Dataset entries

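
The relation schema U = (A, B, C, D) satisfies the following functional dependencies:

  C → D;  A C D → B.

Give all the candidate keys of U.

Attributes A, C never appear on any right-hand side, so every candidate key must contain {A, C}.
{A, C}⁺ = {A, B, C, D}, which is all of the schema, so {A, C} is the only candidate key.

{A, C}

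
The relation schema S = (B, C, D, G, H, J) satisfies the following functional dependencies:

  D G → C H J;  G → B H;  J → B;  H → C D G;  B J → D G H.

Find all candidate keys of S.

{G}⁺: G→BH adds B, H; H→CDG adds C, D; DG→CHJ adds J → {B, C, D, G, H, J}.
{H}⁺: H→CDG adds C, D, G; DG→CHJ adds J; G→BH adds B → {B, C, D, G, H, J}.
{J}⁺: J→B adds B; BJ→DGH adds D, G, H; DG→CHJ adds C → {B, C, D, G, H, J}.
Any other superkey contains one of these as a subset, so there are no further candidate keys.

G, H, J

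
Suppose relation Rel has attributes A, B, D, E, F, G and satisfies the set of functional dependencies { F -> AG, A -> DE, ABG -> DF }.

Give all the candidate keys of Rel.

Attribute B never appears on the right-hand side of any dependency, so B must belong to every candidate key.
{B}⁺ = {B}, which is not all of the schema, so we must add further attributes.
{B, F}⁺: F→AG adds A, G; A→DE adds D, E → {A, B, D, E, F, G}. Minimal: {F}⁺ = {A, D, E, F, G}; {B}⁺ = {B} — none reach the full schema.
{A, B, G}⁺: A→DE adds D, E; ABG→DF adds F → {A, B, D, E, F, G}. Minimal: {B, G}⁺ = {B, G}; {A, G}⁺ = {A, D, E, G}; {A, B}⁺ = {A, B, D, E} — none reach the full schema.
Any other superkey contains one of these as a subset, so there are no further candidate keys.

{B, F}, {A, B, G}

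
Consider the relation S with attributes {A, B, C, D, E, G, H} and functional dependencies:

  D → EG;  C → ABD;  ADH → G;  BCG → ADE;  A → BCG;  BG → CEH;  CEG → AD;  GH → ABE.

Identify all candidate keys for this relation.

{A}, {C}, {B, D}, {B, G}, {D, H}, {G, H}

{A}⁺: A→BCG adds B, C, G; BG→CEH adds E, H; CEG→AD adds D → {A, B, C, D, E, G, H}.
{C}⁺: C→ABD adds A, B, D; A→BCG adds G; BG→CEH adds E, H → {A, B, C, D, E, G, H}.
{B, D}⁺: D→EG adds E, G; BG→CEH adds C, H; CEG→AD adds A → {A, B, C, D, E, G, H}. Minimal: {D}⁺ = {D, E, G}; {B}⁺ = {B} — none reach the full schema.
{B, G}⁺: BG→CEH adds C, E, H; CEG→AD adds A, D → {A, B, C, D, E, G, H}. Minimal: {G}⁺ = {G}; {B}⁺ = {B} — none reach the full schema.
{D, H}⁺: D→EG adds E, G; GH→ABE adds A, B; A→BCG adds C → {A, B, C, D, E, G, H}. Minimal: {H}⁺ = {H}; {D}⁺ = {D, E, G} — none reach the full schema.
{G, H}⁺: GH→ABE adds A, B, E; A→BCG adds C; CEG→AD adds D → {A, B, C, D, E, G, H}. Minimal: {H}⁺ = {H}; {G}⁺ = {G} — none reach the full schema.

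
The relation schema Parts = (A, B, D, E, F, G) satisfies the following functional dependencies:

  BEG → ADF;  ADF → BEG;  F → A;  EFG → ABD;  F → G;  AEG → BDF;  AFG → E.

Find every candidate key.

{F}, {A, E, G}, {B, E, G}

{F}⁺: F→A adds A; F→G adds G; AFG→E adds E; EFG→ABD adds B, D → {A, B, D, E, F, G}.
{A, E, G}⁺: AEG→BDF adds B, D, F → {A, B, D, E, F, G}.
{B, E, G}⁺: BEG→ADF adds A, D, F → {A, B, D, E, F, G}.
Any other superkey contains one of these as a subset, so there are no further candidate keys.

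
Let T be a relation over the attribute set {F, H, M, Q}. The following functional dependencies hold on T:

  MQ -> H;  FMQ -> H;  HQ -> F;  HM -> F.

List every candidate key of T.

{M, Q}⁺: MQ→H adds H; HQ→F adds F → {F, H, M, Q}.
No other minimal superkey exists.

{M, Q}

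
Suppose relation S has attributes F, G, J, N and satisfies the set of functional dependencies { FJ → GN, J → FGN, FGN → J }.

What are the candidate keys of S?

{J}, {F, G, N}

{J}⁺: J→FGN adds F, G, N → {F, G, J, N}.
{F, G, N}⁺: FGN→J adds J → {F, G, J, N}. Minimal: {G, N}⁺ = {G, N}; {F, N}⁺ = {F, N}; {F, G}⁺ = {F, G} — none reach the full schema.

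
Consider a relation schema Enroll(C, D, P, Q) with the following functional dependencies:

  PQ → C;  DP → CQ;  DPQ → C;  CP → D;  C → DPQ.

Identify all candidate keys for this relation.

{C}⁺: C→DPQ adds D, P, Q → {C, D, P, Q}.
{D, P}⁺: DP→CQ adds C, Q → {C, D, P, Q}.
{P, Q}⁺: PQ→C adds C; CP→D adds D → {C, D, P, Q}.

(C); (D, P); (P, Q)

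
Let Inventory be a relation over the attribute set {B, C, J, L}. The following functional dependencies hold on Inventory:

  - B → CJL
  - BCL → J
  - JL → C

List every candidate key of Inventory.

{B}

{B}⁺: B→CJL adds C, J, L → {B, C, J, L}.
No other minimal superkey exists.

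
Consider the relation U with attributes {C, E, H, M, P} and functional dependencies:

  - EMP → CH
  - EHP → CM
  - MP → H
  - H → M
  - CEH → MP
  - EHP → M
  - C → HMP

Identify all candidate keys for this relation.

{C, E}, {E, H, P}, {E, M, P}

Attribute E never appears on the right-hand side of any dependency, so E must belong to every candidate key.
{E}⁺ = {E}, which is not all of the schema, so we must add further attributes.
{C, E}⁺: C→HMP adds H, M, P → {C, E, H, M, P}. Minimal: {E}⁺ = {E}; {C}⁺ = {C, H, M, P} — none reach the full schema.
{E, H, P}⁺: EHP→CM adds C, M → {C, E, H, M, P}. Minimal: {H, P}⁺ = {H, M, P}; {E, P}⁺ = {E, P}; {E, H}⁺ = {E, H, M} — none reach the full schema.
{E, M, P}⁺: EMP→CH adds C, H → {C, E, H, M, P}. Minimal: {M, P}⁺ = {H, M, P}; {E, P}⁺ = {E, P}; {E, M}⁺ = {E, M} — none reach the full schema.
Any other superkey contains one of these as a subset, so there are no further candidate keys.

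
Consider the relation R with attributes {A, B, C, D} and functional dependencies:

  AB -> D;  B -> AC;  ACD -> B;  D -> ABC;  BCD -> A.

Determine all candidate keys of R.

{B}; {D}

{B}⁺: B→AC adds A, C; AB→D adds D → {A, B, C, D}.
{D}⁺: D→ABC adds A, B, C → {A, B, C, D}.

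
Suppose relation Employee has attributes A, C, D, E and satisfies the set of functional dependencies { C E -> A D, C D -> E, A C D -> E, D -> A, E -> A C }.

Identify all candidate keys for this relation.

(E), (C, D)

{E}⁺: E→AC adds A, C; CE→AD adds D → {A, C, D, E}.
{C, D}⁺: CD→E adds E; D→A adds A → {A, C, D, E}. Minimal: {D}⁺ = {A, D}; {C}⁺ = {C} — none reach the full schema.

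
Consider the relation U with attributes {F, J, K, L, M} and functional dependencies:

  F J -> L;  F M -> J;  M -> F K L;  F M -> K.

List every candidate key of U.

Attribute M never appears on the right-hand side of any dependency, so M must belong to every candidate key.
{M}⁺ = {F, J, K, L, M}, which is all of the schema, so {M} is the only candidate key.

{M}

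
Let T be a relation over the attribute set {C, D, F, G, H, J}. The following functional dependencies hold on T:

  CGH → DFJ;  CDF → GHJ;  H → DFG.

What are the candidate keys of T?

{C, H}; {C, D, F}

Attribute C never appears on the right-hand side of any dependency, so C must belong to every candidate key.
{C}⁺ = {C}, which is not all of the schema, so we must add further attributes.
{C, H}⁺: H→DFG adds D, F, G; CGH→DFJ adds J → {C, D, F, G, H, J}. Minimal: {H}⁺ = {D, F, G, H}; {C}⁺ = {C} — none reach the full schema.
{C, D, F}⁺: CDF→GHJ adds G, H, J → {C, D, F, G, H, J}. Minimal: {D, F}⁺ = {D, F}; {C, F}⁺ = {C, F}; {C, D}⁺ = {C, D} — none reach the full schema.
Any other superkey contains one of these as a subset, so there are no further candidate keys.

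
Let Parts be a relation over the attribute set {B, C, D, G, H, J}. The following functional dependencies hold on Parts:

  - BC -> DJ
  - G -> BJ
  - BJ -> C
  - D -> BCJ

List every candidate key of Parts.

Attributes G, H never appear on any right-hand side, so every candidate key must contain {G, H}.
{G, H}⁺ = {B, C, D, G, H, J}, which is all of the schema, so {G, H} is the only candidate key.

(G, H)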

--- DIRECTIONS FOR THIS TASK ---
In the data above, find the line with "The relation schema S" and the line with "Suppose relation Rel". Retype both, plus every line between them, exactly.

--- ANSWER SECTION ---
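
The relation schema S = (B, C, D, G, H, J) satisfies the following functional dependencies:

  D G → C H J;  G → B H;  J → B;  H → C D G;  B J → D G H.

Find all candidate keys of S.

{G}⁺: G→BH adds B, H; H→CDG adds C, D; DG→CHJ adds J → {B, C, D, G, H, J}.
{H}⁺: H→CDG adds C, D, G; DG→CHJ adds J; G→BH adds B → {B, C, D, G, H, J}.
{J}⁺: J→B adds B; BJ→DGH adds D, G, H; DG→CHJ adds C → {B, C, D, G, H, J}.
Any other superkey contains one of these as a subset, so there are no further candidate keys.

G, H, J

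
Suppose relation Rel has attributes A, B, D, E, F, G and satisfies the set of functional dependencies { F -> AG, A -> DE, ABG -> DF }.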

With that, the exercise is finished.